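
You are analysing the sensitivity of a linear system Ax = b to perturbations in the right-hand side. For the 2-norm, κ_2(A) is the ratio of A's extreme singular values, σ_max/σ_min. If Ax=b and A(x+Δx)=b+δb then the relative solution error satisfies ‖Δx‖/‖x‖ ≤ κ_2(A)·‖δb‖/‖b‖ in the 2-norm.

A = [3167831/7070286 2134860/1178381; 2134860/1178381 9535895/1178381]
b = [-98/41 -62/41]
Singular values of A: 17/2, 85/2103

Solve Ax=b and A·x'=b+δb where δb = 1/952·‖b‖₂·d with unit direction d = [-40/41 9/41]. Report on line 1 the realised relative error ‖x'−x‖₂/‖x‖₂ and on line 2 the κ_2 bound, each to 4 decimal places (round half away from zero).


from the listed singular values, σ₁ = 17/2, σ_n = 85/2103
κ_2(A) = (17/2) / (85/2103) = 210.3000
worst-case relative error ≤ 210.3000 × 1/952 = 0.2209
solve Ax = b  →  x = [-48.3271 10.6324]
‖b‖ = 2.8284, ‖x‖ = 49.4829
δb = ε·‖b‖·d = [-0.0029 0.0007]; solving A·Δx = δb gives ‖Δx‖ = 0.0735
dividing the unrounded norms, ‖Δx‖/‖x‖ = 0.0015
so the bound overstates the realised error by a factor of ≈ 148.7062 (computed from the unrounded values)

0.0015
0.2209


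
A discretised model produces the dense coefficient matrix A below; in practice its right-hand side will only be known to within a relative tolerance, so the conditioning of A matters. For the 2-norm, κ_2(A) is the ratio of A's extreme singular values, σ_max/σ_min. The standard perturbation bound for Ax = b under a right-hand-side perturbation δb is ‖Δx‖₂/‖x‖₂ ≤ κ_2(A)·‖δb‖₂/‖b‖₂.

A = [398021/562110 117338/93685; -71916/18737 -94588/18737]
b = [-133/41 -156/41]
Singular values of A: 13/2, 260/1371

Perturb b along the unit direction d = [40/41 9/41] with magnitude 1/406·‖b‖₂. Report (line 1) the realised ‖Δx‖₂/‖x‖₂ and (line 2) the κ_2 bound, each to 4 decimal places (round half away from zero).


largest singular value 13/2, smallest 260/1371
κ = σ_max/σ_min = (13/2)/(260/1371) = 34.2750
perturbation bound = 34.2750·1/406 = 0.0844
solve Ax = b  →  x = [17.1508 -12.2862]
‖b‖ = 5.0000, ‖x‖ = 21.0974
δb = ε·‖b‖·d = [0.0120 0.0027]; solving A·Δx = δb gives ‖Δx‖ = 0.0649
realised ‖Δx‖/‖x‖ = 0.0031
realised/bound (from unrounded values) ≈ 0.0365

0.0031
0.0844


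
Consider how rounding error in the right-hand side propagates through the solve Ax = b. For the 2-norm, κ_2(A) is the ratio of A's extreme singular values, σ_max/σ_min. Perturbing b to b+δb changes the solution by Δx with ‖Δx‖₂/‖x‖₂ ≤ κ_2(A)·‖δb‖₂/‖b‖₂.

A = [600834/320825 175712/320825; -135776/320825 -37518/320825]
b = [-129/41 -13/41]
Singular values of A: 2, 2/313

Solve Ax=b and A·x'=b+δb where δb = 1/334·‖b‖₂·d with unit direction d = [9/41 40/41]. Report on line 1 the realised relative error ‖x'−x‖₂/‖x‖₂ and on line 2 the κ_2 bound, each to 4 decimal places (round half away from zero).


0.0095
0.9371

largest singular value 2, smallest 2/313
κ_2(A) = 2 / (2/313) = 313.0000
worst-case relative error ≤ 313.0000 × 1/334 = 0.9371
solve Ax = b  →  x = [42.3800 -150.6600]
2-norm of b is 3.1623; of x, 156.5072
δb = ε·‖b‖·d = [0.0021 0.0092]; solving A·Δx = δb gives ‖Δx‖ = 1.4817
dividing the unrounded norms, ‖Δx‖/‖x‖ = 0.0095
tightness: 0.0095 against a bound of 0.9371 (unrounded ratio ≈ 0.0101)


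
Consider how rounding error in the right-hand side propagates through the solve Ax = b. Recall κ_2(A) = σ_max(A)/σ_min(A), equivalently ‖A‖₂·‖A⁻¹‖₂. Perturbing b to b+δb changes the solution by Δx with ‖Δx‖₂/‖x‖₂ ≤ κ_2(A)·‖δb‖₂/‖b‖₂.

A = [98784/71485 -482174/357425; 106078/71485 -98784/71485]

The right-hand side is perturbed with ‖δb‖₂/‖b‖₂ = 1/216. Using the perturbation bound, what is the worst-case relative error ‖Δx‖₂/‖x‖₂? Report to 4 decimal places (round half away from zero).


M = AᵀA = [4996628/1215245 -118935936/30381125; -118935936/30381125 566526436/151905625]. tr(M)=1416296/180625, det(M)=38416/4515625
λ_max, λ_min = (1416296/180625 ± √2004784137216/32625390625)/2 = 196/25, 196/180625
so κ_2 = √((196/25) / (196/180625)) = 85.0000
perturbation bound = 85.0000·1/216 = 0.3935

0.3935


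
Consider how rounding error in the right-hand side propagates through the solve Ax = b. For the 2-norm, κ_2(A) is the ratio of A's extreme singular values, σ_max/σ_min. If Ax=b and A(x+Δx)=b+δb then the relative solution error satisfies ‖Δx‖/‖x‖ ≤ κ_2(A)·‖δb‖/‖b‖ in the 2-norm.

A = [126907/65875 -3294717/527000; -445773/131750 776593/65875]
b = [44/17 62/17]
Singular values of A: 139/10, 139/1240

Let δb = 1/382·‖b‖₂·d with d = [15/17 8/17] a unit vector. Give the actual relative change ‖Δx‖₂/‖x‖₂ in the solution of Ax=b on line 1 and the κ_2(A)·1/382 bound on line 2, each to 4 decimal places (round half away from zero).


0.0029
0.3246

σ_max = 139/10, σ_min = 139/1240
condition number: (139/10) ÷ (139/1240) = 124.0000
κ_2(A)·‖δb‖/‖b‖ = 0.3246
solve Ax = b  →  x = [34.2158 10.1295]
‖b‖₂ = 4.4721 and ‖x‖₂ = 35.6837
δb = ε·‖b‖·d = [0.0103 0.0055]; solving A·Δx = δb gives ‖Δx‖ = 0.1044
relative error = 0.0029
realised/bound (from unrounded values) ≈ 0.0090


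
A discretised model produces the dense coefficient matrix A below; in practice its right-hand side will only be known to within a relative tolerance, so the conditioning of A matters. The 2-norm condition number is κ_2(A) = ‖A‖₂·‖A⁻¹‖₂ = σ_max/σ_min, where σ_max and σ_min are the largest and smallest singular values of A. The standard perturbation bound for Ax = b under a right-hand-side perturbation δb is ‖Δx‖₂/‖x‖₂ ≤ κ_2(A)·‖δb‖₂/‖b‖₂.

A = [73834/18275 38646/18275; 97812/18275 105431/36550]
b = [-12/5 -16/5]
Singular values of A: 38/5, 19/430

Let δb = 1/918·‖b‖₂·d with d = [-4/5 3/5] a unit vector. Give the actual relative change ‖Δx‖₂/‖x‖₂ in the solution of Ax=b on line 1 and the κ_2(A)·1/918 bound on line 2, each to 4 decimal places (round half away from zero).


0.1874
0.1874

σ_max = 38/5, σ_min = 19/430
κ = σ_max/σ_min = (38/5)/(19/430) = 172.0000
worst-case relative error ≤ 172.0000 × 1/918 = 0.1874
solve Ax = b  →  x = [-0.4644 -0.2477]
2-norm of b is 4.0000; of x, 0.5263
Δx = A⁻¹·δb where δb = 1/918·4.0000·d; ‖Δx‖ = 0.0986
realised ‖Δx‖/‖x‖ = 0.1874
realised/bound = 1 exactly: the bound is attained for this b and d


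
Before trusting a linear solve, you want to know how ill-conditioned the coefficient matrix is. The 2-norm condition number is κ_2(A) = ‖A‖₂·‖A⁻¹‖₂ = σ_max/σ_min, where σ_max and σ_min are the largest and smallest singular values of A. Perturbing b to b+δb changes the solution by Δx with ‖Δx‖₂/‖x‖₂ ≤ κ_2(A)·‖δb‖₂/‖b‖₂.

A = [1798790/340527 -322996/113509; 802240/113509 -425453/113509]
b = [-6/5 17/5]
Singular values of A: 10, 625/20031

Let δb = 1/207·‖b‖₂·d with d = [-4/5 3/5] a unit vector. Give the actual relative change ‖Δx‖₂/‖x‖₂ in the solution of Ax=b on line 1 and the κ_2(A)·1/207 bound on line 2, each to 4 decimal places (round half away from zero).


σ_max = 10, σ_min = 625/20031
condition number: 10 ÷ (625/20031) = 320.4960
worst-case relative error ≤ 320.4960 × 1/207 = 1.5483
solve Ax = b  →  x = [45.4230 84.7431]
‖b‖ = 3.6056, ‖x‖ = 96.1490
δb = ε·‖b‖·d = [-0.0139 0.0105]; solving A·Δx = δb gives ‖Δx‖ = 0.5582
relative error = 0.0058
so the bound overstates the realised error by a factor of ≈ 266.6694 (computed from the unrounded values)

0.0058
1.5483


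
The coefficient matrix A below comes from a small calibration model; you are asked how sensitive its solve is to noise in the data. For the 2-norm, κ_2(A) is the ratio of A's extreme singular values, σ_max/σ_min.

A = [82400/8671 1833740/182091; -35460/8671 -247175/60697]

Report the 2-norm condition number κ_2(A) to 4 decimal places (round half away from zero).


90.5625

form AᵀA = [47616400/444889 1049672500/9342669; 1049672500/9342669 23150661025/196196049] with trace 52496425/233289 and determinant 160000/25921
λ_max, λ_min = (52496425/233289 ± √2754530893140625/54423757521)/2 = 225, 6400/233289
so κ_2 = √(225 / (6400/233289)) = 90.5625


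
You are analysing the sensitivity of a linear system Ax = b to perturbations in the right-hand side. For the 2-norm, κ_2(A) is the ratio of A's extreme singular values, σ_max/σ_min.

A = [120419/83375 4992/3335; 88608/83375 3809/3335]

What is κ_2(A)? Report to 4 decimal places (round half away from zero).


form AᵀA = [30830501/9588125 6473376/1917625; 6473376/1917625 271921/76705] with trace 2235194/330625 and determinant 28561/8265625
λ_max, λ_min = (2235194/330625 ± √4994581340736/109312890625)/2 = 169/25, 169/330625
σ_max=√(169/25)=(13/5), σ_min=√(169/330625)=(13/575) → κ = 115.0000

115.0000


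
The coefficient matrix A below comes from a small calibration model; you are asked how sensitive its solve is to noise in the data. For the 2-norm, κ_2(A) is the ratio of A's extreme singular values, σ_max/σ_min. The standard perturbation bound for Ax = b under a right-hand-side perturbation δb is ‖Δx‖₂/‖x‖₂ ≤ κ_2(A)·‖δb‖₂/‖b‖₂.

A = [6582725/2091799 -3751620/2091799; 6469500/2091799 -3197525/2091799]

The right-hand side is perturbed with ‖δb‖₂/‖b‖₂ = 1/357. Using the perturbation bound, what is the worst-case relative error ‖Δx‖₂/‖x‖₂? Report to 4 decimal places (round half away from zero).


form AᵀA = [101292150625/5202881161 -53962272000/5202881161; -53962272000/5202881161 28892769025/5202881161] with trace 450466850/18003049 and determinant 9765625/18003049
λ_max, λ_min = (450466850/18003049 ± √202217138847360000/324109773296401)/2 = 25, 390625/18003049
σ_max=√25=5, σ_min=√(390625/18003049)=(625/4243) → κ = 33.9440
perturbation bound = 33.9440·1/357 = 0.0951

0.0951


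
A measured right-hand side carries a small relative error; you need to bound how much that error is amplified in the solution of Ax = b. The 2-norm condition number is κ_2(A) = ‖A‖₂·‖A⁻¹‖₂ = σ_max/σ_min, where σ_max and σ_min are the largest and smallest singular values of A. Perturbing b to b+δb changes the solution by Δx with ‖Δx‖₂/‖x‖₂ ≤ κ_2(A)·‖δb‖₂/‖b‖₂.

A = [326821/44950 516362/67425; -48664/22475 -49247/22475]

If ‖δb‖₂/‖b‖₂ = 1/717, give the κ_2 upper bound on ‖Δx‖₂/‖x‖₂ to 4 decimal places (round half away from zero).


0.2594

form AᵀA = [186055529/3232804 146509825/2424603; 146509825/2424603 461531389/7273809] with trace 4186237/34596 and determinant 14641/34596
solving λ² − 4186237/34596·λ + 14641/34596 = 0 gives λ = 121, 121/34596
so κ_2 = √(121 / (121/34596)) = 186.0000
κ_2(A)·‖δb‖/‖b‖ = 0.2594


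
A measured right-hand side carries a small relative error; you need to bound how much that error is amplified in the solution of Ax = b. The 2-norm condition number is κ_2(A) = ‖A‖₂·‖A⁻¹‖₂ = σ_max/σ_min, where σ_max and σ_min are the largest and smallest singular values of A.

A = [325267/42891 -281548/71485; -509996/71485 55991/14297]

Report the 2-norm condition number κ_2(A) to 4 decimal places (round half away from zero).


87.0000

M = AᵀA = [5928452809/54686025 -210753664/3645735; -210753664/3645735 187448369/6076225]. tr(M)=5270234/37845, det(M)=12117361/4730625
λ_max, λ_min = (5270234/37845 ± √694017295147264/35806100625)/2 = 3481/25, 3481/189225
so κ_2 = √((3481/25) / (3481/189225)) = 87.0000


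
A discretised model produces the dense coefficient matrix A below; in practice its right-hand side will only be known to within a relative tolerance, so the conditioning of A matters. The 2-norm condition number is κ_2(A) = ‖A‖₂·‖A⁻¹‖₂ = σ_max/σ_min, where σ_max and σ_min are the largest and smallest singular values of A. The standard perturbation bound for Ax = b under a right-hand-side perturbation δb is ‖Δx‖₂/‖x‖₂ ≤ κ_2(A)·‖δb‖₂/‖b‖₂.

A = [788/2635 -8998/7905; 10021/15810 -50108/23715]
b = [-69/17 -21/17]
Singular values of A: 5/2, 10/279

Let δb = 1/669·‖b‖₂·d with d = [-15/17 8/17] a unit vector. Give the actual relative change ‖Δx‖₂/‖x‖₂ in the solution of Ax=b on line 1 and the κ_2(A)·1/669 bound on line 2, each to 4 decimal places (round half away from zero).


0.0021
0.1043

σ_max = 5/2, σ_min = 10/279
condition number: (5/2) ÷ (10/279) = 69.7500
worst-case relative error ≤ 69.7500 × 1/669 = 0.1043
solve Ax = b  →  x = [80.0160 24.5880]
‖b‖ = 4.2426, ‖x‖ = 83.7086
re-solving with b+δb shifts x by Δx of norm 0.1769
dividing the unrounded norms, ‖Δx‖/‖x‖ = 0.0021
tightness: 0.0021 against a bound of 0.1043 (unrounded ratio ≈ 0.0203)


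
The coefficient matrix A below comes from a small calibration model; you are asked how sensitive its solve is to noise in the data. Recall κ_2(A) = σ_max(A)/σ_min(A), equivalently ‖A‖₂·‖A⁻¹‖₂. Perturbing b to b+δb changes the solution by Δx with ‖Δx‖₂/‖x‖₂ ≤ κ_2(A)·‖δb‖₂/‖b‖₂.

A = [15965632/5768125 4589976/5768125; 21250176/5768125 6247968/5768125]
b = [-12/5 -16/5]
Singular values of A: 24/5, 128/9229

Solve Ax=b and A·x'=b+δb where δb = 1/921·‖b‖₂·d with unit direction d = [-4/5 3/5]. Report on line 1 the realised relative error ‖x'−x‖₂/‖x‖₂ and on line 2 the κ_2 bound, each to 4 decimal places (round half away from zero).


largest singular value 24/5, smallest 128/9229
condition number: (24/5) ÷ (128/9229) = 346.0875
worst-case relative error ≤ 346.0875 × 1/921 = 0.3758
solve Ax = b  →  x = [-0.8000 -0.2333]
‖b‖ = 4.0000, ‖x‖ = 0.8333
Δx = A⁻¹·δb where δb = 1/921·4.0000·d; ‖Δx‖ = 0.3131
dividing the unrounded norms, ‖Δx‖/‖x‖ = 0.3758
realised/bound = 1 exactly: the bound is attained for this b and d

0.3758
0.3758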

- What you have to do
Out of the material above, gather each line where "Recall" appears.

- Response
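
Consider how rounding error in the right-hand side propagates through the solve Ax = b. Recall κ_2(A) = σ_max(A)/σ_min(A), equivalently ‖A‖₂·‖A⁻¹‖₂. Perturbing b to b+δb changes the solution by Δx with ‖Δx‖₂/‖x‖₂ ≤ κ_2(A)·‖δb‖₂/‖b‖₂.
The coefficient matrix A below comes from a small calibration model; you are asked how sensitive its solve is to noise in the data. Recall κ_2(A) = σ_max(A)/σ_min(A), equivalently ‖A‖₂·‖A⁻¹‖₂. Perturbing b to b+δb changes the solution by Δx with ‖Δx‖₂/‖x‖₂ ≤ κ_2(A)·‖δb‖₂/‖b‖₂.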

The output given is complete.